• Requirement
Write out again, exactly as they stand, the line that includes "gcd(r^3 - 12*r^2" and all remaining lines of the entries.

• Provided data
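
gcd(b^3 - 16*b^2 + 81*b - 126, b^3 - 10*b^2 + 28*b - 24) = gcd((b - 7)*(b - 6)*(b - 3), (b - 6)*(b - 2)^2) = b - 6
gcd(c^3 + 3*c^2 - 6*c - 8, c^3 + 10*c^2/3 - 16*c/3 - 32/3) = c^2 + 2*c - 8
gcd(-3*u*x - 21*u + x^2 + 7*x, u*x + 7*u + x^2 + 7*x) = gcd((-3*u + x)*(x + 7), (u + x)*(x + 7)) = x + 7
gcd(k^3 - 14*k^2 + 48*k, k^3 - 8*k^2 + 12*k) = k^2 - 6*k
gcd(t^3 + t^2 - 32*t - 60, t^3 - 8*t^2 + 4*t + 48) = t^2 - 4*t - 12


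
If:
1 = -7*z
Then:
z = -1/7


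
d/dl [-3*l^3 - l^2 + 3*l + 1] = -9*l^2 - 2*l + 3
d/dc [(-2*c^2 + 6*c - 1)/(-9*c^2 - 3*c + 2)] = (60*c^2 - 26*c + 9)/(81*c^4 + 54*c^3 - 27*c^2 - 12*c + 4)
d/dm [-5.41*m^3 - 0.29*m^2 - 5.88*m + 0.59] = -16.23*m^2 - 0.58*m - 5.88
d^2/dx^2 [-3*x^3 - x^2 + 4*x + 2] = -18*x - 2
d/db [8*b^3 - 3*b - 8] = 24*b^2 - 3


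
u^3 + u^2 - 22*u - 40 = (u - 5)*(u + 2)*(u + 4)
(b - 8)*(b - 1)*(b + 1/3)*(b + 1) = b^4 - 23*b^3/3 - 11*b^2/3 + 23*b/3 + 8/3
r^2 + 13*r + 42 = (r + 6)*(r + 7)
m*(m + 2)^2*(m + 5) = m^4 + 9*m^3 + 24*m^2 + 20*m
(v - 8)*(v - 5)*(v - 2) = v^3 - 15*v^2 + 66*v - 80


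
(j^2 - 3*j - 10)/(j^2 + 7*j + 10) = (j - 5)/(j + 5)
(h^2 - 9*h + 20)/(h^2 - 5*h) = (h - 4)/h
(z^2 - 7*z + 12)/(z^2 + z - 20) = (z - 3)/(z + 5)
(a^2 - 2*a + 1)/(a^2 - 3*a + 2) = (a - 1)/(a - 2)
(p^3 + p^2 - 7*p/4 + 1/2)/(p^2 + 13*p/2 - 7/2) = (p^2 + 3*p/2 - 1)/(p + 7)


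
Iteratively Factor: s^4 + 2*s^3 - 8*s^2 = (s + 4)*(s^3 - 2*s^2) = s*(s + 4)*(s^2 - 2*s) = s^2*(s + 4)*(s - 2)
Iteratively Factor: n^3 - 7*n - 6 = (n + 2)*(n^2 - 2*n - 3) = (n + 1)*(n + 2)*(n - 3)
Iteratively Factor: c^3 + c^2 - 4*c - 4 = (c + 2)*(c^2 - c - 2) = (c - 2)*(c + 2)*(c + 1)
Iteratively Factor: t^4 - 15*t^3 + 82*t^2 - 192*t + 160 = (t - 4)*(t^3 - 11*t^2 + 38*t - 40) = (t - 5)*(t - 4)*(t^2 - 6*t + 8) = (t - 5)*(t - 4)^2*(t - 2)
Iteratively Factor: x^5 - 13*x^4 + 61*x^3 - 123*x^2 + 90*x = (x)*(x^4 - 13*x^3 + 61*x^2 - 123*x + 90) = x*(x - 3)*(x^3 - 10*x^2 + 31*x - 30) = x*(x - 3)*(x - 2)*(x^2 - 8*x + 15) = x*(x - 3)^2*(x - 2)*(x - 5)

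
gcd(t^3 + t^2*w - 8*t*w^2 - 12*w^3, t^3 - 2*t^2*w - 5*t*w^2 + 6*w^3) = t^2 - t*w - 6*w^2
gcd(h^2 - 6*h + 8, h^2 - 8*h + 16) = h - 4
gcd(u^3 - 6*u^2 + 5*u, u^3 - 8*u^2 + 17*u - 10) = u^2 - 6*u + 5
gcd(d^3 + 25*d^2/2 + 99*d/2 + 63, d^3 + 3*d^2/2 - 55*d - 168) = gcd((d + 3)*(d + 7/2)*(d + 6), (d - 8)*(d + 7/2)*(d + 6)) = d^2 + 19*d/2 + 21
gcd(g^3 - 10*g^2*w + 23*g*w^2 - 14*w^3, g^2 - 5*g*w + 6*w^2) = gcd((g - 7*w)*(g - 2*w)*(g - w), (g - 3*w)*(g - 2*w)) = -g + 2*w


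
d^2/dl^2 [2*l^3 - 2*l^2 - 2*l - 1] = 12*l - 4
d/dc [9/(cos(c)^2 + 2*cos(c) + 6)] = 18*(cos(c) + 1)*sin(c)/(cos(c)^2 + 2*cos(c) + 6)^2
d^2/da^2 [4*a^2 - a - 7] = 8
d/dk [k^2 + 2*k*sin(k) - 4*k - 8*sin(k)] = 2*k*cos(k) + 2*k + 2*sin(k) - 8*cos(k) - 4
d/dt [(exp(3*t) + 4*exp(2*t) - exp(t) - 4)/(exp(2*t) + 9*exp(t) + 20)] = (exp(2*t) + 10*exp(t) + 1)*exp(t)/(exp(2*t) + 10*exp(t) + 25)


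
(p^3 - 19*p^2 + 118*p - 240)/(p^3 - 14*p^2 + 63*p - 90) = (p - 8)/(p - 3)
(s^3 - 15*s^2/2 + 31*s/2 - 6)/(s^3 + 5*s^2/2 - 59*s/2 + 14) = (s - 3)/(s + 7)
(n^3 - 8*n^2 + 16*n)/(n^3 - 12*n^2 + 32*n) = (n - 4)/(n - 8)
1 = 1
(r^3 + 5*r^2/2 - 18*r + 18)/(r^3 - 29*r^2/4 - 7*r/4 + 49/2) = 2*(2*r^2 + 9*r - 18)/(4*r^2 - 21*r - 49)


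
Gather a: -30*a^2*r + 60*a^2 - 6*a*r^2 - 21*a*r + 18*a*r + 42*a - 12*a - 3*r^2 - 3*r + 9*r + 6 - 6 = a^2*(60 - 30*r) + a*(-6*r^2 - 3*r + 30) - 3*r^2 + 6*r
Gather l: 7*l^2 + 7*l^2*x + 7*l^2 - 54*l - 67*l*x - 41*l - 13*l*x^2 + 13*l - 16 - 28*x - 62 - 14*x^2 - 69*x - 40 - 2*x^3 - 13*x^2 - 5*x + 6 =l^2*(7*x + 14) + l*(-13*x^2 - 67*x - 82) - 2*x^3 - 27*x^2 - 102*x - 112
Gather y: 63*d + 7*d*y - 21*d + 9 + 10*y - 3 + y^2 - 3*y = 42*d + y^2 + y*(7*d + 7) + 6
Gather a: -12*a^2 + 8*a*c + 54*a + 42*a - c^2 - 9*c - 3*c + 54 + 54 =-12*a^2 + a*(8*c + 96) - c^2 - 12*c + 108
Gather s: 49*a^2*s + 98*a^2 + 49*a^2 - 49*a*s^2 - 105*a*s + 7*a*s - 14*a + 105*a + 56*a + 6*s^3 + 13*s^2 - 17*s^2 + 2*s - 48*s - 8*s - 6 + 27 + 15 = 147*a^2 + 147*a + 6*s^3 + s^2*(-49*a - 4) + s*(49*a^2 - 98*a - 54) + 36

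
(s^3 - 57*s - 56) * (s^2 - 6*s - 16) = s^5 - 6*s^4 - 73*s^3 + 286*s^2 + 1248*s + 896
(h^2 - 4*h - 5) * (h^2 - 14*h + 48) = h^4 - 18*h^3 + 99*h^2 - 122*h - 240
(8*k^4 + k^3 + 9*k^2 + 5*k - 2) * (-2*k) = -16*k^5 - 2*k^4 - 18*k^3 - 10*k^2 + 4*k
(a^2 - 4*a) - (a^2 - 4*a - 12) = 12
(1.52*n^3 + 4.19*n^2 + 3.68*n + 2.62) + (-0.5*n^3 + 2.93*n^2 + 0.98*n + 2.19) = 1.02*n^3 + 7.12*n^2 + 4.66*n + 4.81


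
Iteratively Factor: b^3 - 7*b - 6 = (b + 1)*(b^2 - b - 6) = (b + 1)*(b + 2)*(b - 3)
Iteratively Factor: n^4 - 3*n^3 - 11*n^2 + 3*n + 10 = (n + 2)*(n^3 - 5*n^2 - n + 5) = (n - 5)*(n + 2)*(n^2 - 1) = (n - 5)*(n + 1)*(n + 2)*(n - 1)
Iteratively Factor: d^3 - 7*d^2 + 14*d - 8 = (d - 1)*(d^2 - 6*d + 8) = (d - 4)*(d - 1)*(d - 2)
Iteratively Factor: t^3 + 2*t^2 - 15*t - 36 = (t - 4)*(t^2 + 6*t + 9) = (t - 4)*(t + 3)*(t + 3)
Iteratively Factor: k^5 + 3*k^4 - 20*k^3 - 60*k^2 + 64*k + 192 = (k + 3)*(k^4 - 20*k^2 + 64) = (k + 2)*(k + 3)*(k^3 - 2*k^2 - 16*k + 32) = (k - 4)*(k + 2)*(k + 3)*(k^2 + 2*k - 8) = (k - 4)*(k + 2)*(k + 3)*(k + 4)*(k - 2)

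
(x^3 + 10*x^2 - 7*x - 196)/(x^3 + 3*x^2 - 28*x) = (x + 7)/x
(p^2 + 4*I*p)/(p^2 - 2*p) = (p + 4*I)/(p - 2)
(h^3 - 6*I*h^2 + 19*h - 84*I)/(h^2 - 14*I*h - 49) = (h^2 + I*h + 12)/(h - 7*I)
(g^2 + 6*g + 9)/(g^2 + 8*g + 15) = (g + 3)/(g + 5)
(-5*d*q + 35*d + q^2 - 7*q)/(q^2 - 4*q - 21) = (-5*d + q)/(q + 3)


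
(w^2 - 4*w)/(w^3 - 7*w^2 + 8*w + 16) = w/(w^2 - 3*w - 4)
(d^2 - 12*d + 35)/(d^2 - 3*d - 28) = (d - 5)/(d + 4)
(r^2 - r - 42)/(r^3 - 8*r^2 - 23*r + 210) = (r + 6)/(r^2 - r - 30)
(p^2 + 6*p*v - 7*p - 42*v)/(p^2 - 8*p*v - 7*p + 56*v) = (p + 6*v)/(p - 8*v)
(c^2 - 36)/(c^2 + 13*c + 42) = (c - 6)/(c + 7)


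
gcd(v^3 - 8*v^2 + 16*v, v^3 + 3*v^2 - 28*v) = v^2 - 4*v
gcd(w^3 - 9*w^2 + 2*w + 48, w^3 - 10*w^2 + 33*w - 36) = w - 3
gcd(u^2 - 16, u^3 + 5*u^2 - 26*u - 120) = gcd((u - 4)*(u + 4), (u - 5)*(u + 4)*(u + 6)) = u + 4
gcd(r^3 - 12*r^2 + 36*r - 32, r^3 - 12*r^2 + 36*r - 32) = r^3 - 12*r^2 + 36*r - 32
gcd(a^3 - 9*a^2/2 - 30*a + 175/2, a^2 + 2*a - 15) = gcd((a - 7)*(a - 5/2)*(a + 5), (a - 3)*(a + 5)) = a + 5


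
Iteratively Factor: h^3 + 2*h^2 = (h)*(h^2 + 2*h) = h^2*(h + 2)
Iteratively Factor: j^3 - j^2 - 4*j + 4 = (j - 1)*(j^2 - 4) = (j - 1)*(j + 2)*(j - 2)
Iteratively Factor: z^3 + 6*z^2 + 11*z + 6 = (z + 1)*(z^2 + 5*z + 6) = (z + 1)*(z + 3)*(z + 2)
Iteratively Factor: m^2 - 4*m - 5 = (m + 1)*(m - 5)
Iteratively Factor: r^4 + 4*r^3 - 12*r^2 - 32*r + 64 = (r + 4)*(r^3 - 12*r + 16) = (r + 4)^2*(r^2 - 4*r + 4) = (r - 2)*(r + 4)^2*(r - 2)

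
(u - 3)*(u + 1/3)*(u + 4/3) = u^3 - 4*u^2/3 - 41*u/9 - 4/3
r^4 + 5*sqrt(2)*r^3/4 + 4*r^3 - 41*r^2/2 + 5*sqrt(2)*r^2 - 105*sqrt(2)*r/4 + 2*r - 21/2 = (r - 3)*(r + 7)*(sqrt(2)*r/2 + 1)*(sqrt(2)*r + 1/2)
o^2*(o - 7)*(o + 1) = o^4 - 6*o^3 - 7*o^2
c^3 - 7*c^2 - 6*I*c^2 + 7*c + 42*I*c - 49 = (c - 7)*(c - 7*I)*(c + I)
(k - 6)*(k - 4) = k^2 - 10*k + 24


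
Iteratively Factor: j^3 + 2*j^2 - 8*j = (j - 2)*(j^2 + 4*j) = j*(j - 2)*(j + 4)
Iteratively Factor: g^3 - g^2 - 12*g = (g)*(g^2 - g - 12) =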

• Exercise response
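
gcd(r^3 - 12*r^2 + 36*r - 32, r^3 - 12*r^2 + 36*r - 32) = r^3 - 12*r^2 + 36*r - 32
gcd(a^3 - 9*a^2/2 - 30*a + 175/2, a^2 + 2*a - 15) = gcd((a - 7)*(a - 5/2)*(a + 5), (a - 3)*(a + 5)) = a + 5


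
Iteratively Factor: h^3 + 2*h^2 = (h)*(h^2 + 2*h) = h^2*(h + 2)
Iteratively Factor: j^3 - j^2 - 4*j + 4 = (j - 1)*(j^2 - 4) = (j - 1)*(j + 2)*(j - 2)
Iteratively Factor: z^3 + 6*z^2 + 11*z + 6 = (z + 1)*(z^2 + 5*z + 6) = (z + 1)*(z + 3)*(z + 2)
Iteratively Factor: m^2 - 4*m - 5 = (m + 1)*(m - 5)
Iteratively Factor: r^4 + 4*r^3 - 12*r^2 - 32*r + 64 = (r + 4)*(r^3 - 12*r + 16) = (r + 4)^2*(r^2 - 4*r + 4) = (r - 2)*(r + 4)^2*(r - 2)

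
(u - 3)*(u + 1/3)*(u + 4/3) = u^3 - 4*u^2/3 - 41*u/9 - 4/3
r^4 + 5*sqrt(2)*r^3/4 + 4*r^3 - 41*r^2/2 + 5*sqrt(2)*r^2 - 105*sqrt(2)*r/4 + 2*r - 21/2 = (r - 3)*(r + 7)*(sqrt(2)*r/2 + 1)*(sqrt(2)*r + 1/2)
o^2*(o - 7)*(o + 1) = o^4 - 6*o^3 - 7*o^2
c^3 - 7*c^2 - 6*I*c^2 + 7*c + 42*I*c - 49 = (c - 7)*(c - 7*I)*(c + I)
(k - 6)*(k - 4) = k^2 - 10*k + 24


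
Iteratively Factor: j^3 + 2*j^2 - 8*j = (j - 2)*(j^2 + 4*j) = j*(j - 2)*(j + 4)
Iteratively Factor: g^3 - g^2 - 12*g = (g)*(g^2 - g - 12) =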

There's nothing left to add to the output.